Task brief. For every line in the records below that holds "Mating", make a copy.

Entries provided.
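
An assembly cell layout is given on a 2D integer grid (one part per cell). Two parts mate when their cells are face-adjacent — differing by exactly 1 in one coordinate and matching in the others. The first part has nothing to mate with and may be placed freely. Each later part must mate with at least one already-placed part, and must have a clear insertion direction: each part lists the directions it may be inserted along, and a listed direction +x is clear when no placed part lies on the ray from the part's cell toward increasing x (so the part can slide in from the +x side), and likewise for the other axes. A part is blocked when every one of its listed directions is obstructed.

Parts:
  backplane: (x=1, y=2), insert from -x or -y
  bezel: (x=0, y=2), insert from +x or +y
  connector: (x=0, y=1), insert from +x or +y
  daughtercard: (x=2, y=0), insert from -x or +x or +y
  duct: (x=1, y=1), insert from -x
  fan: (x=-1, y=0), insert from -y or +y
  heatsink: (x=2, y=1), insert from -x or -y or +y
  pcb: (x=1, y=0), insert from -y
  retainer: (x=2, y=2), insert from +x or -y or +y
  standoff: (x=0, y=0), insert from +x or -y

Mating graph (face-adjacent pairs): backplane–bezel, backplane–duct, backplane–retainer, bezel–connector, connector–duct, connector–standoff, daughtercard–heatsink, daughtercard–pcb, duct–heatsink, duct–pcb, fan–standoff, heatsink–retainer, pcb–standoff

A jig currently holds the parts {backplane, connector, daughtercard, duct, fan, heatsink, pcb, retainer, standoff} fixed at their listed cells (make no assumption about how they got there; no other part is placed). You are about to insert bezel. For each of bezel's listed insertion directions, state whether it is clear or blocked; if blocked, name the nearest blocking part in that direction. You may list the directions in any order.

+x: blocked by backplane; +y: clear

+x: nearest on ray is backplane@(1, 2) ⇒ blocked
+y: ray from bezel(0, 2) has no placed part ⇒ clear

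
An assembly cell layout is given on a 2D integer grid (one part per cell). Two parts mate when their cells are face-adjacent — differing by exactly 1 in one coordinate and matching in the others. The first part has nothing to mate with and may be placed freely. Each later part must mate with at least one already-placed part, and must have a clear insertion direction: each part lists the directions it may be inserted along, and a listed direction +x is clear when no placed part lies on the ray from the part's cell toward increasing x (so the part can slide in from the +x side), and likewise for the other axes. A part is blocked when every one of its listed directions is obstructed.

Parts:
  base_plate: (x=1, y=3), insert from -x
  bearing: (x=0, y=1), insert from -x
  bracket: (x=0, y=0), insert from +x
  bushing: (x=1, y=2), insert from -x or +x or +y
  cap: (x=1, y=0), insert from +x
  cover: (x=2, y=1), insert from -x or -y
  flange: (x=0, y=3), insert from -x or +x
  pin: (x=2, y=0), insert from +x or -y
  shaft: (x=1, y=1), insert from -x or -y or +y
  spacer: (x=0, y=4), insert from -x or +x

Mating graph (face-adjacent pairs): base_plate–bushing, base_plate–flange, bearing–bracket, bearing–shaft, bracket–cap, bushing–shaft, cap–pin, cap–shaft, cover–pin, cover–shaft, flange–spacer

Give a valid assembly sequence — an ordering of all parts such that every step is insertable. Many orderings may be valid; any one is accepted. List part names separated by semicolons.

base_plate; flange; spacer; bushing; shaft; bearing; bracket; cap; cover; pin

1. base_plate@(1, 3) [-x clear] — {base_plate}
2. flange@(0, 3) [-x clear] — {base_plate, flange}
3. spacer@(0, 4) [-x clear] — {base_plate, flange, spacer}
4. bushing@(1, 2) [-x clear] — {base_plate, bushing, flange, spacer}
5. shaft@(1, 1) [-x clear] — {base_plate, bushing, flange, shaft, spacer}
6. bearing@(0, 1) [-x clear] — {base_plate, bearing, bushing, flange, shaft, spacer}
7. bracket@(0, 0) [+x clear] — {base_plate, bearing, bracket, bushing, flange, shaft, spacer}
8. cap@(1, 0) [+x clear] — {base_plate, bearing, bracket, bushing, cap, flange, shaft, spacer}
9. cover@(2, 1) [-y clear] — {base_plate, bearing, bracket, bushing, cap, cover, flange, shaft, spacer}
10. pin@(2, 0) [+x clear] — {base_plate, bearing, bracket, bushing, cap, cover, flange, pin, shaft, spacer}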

Result.
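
Mating graph (face-adjacent pairs): backplane–bezel, backplane–duct, backplane–retainer, bezel–connector, connector–duct, connector–standoff, daughtercard–heatsink, daughtercard–pcb, duct–heatsink, duct–pcb, fan–standoff, heatsink–retainer, pcb–standoff
Mating graph (face-adjacent pairs): base_plate–bushing, base_plate–flange, bearing–bracket, bearing–shaft, bracket–cap, bushing–shaft, cap–pin, cap–shaft, cover–pin, cover–shaft, flange–spacer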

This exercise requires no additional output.